**TASK DETAILS**
Each entry below is to be printed verbatim.

= Beginning of Section =

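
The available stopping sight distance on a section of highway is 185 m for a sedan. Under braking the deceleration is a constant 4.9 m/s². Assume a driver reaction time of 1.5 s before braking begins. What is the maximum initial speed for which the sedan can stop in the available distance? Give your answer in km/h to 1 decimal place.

Maximum speed ≈ 129.1 km/h

Stopping distance: v·t_r + v²/(2a) = 185 with t_r = 1.5 s and a = 4.900 m/s².
So v² + 14.700 v − 1813.00 = 0.
Positive root: v = −a·t_r + √((a·t_r)² + 2a·d) = −7.350 + √(54.022 + 1813.00) = 35.8590 m/s.
35.8590 m/s × 3.6 = 129.092 km/h.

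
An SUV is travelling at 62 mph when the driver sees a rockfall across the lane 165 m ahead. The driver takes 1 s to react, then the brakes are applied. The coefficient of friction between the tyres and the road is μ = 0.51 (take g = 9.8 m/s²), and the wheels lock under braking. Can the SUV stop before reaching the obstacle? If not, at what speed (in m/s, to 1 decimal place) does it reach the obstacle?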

= End of Section =

**REPLY TO THE TASK**
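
The available stopping sight distance on a section of highway is 185 m for a sedan. Under braking the deceleration is a constant 4.9 m/s². Assume a driver reaction time of 1.5 s before braking begins. What is the maximum initial speed for which the sedan can stop in the available distance? Give your answer in km/h to 1 decimal place.

Maximum speed ≈ 129.1 km/h

Stopping distance: v·t_r + v²/(2a) = 185 with t_r = 1.5 s and a = 4.900 m/s².
So v² + 14.700 v − 1813.00 = 0.
Positive root: v = −a·t_r + √((a·t_r)² + 2a·d) = −7.350 + √(54.022 + 1813.00) = 35.8590 m/s.
35.8590 m/s × 3.6 = 129.092 km/h.

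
An SUV is travelling at 62 mph when the driver sees a rockfall across the lane 165 m ahead. The driver takes 1 s to react, then the brakes are applied. The coefficient of friction between the tyres and the road is μ = 0.51 (take g = 9.8 m/s²), and the wheels lock under braking. Can the SUV stop before reaching the obstacle? If not, at what speed (in m/s, to 1 decimal place) does it reach the obstacle?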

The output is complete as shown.